- _Task brief_: Please reproduce the full set of data below exactly.
——————————
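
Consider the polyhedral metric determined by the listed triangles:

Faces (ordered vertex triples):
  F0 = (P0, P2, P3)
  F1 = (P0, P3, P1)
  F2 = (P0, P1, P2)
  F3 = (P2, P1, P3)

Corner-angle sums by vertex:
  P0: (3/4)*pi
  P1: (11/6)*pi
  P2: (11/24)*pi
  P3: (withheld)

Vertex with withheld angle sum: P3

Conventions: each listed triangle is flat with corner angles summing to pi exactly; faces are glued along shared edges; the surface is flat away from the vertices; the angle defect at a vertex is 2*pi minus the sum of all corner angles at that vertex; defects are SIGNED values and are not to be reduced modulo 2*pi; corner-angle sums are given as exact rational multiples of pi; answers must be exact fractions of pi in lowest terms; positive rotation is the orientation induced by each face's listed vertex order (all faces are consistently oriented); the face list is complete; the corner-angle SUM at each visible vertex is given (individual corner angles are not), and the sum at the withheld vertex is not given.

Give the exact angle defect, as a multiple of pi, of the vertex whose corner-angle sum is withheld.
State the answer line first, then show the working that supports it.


Answer: defect(P3) = (25/24)*pi

V = 4, E = 6, F = 4; chi = V - E + F = 2
Gauss-Bonnet: total defect = 2*pi*chi = 4*pi; visible defects sum to (71/24)*pi


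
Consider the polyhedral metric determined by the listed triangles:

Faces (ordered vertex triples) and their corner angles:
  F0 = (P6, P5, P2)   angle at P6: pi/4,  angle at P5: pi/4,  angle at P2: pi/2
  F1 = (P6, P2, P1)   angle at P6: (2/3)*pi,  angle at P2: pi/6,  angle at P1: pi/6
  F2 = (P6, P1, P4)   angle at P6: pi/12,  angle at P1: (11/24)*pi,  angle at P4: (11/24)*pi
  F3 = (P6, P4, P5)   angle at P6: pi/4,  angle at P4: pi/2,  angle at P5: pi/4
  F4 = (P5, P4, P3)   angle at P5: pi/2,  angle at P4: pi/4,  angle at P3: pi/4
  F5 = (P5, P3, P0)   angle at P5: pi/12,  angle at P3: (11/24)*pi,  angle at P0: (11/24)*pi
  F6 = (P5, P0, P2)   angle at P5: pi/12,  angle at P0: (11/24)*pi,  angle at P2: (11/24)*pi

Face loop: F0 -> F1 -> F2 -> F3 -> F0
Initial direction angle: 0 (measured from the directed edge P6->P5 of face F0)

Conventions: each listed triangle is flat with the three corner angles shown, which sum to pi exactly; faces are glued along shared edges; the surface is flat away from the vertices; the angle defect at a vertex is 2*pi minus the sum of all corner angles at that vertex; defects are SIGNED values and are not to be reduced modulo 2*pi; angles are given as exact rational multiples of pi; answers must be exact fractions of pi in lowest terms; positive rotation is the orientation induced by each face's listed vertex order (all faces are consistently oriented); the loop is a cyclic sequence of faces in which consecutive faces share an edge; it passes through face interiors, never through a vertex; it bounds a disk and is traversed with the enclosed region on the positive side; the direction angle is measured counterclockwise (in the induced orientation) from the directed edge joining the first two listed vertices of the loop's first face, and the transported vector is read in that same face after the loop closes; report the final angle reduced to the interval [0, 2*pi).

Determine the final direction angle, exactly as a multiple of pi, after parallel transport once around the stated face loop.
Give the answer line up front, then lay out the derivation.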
——————————
- _Result_:
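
Consider the polyhedral metric determined by the listed triangles:

Faces (ordered vertex triples):
  F0 = (P0, P2, P3)
  F1 = (P0, P3, P1)
  F2 = (P0, P1, P2)
  F3 = (P2, P1, P3)

Corner-angle sums by vertex:
  P0: (3/4)*pi
  P1: (11/6)*pi
  P2: (11/24)*pi
  P3: (withheld)

Vertex with withheld angle sum: P3

Conventions: each listed triangle is flat with corner angles summing to pi exactly; faces are glued along shared edges; the surface is flat away from the vertices; the angle defect at a vertex is 2*pi minus the sum of all corner angles at that vertex; defects are SIGNED values and are not to be reduced modulo 2*pi; corner-angle sums are given as exact rational multiples of pi; answers must be exact fractions of pi in lowest terms; positive rotation is the orientation induced by each face's listed vertex order (all faces are consistently oriented); the face list is complete; the corner-angle SUM at each visible vertex is given (individual corner angles are not), and the sum at the withheld vertex is not given.

Give the exact angle defect, as a multiple of pi, of the vertex whose corner-angle sum is withheld.
State the answer line first, then show the working that supports it.


Answer: defect(P3) = (25/24)*pi

V = 4, E = 6, F = 4; chi = V - E + F = 2
Gauss-Bonnet: total defect = 2*pi*chi = 4*pi; visible defects sum to (71/24)*pi


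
Consider the polyhedral metric determined by the listed triangles:

Faces (ordered vertex triples) and their corner angles:
  F0 = (P6, P5, P2)   angle at P6: pi/4,  angle at P5: pi/4,  angle at P2: pi/2
  F1 = (P6, P2, P1)   angle at P6: (2/3)*pi,  angle at P2: pi/6,  angle at P1: pi/6
  F2 = (P6, P1, P4)   angle at P6: pi/12,  angle at P1: (11/24)*pi,  angle at P4: (11/24)*pi
  F3 = (P6, P4, P5)   angle at P6: pi/4,  angle at P4: pi/2,  angle at P5: pi/4
  F4 = (P5, P4, P3)   angle at P5: pi/2,  angle at P4: pi/4,  angle at P3: pi/4
  F5 = (P5, P3, P0)   angle at P5: pi/12,  angle at P3: (11/24)*pi,  angle at P0: (11/24)*pi
  F6 = (P5, P0, P2)   angle at P5: pi/12,  angle at P0: (11/24)*pi,  angle at P2: (11/24)*pi

Face loop: F0 -> F1 -> F2 -> F3 -> F0
Initial direction angle: 0 (measured from the directed edge P6->P5 of face F0)

Conventions: each listed triangle is flat with the three corner angles shown, which sum to pi exactly; faces are glued along shared edges; the surface is flat away from the vertices; the angle defect at a vertex is 2*pi minus the sum of all corner angles at that vertex; defects are SIGNED values and are not to be reduced modulo 2*pi; angles are given as exact rational multiples of pi; answers must be exact fractions of pi in lowest terms; positive rotation is the orientation induced by each face's listed vertex order (all faces are consistently oriented); the loop is a cyclic sequence of faces in which consecutive faces share an edge; it passes through face interiors, never through a vertex; it bounds a disk and is traversed with the enclosed region on the positive side; the direction angle is measured counterclockwise (in the induced orientation) from the directed edge joining the first two listed vertices of the loop's first face, and the transported vector is read in that same face after the loop closes; report the final angle reduced to the interval [0, 2*pi).

Determine the final direction angle, exactly as a multiple of pi, after parallel transport once around the stated face loop.
Give the answer line up front, then lay out the derivation.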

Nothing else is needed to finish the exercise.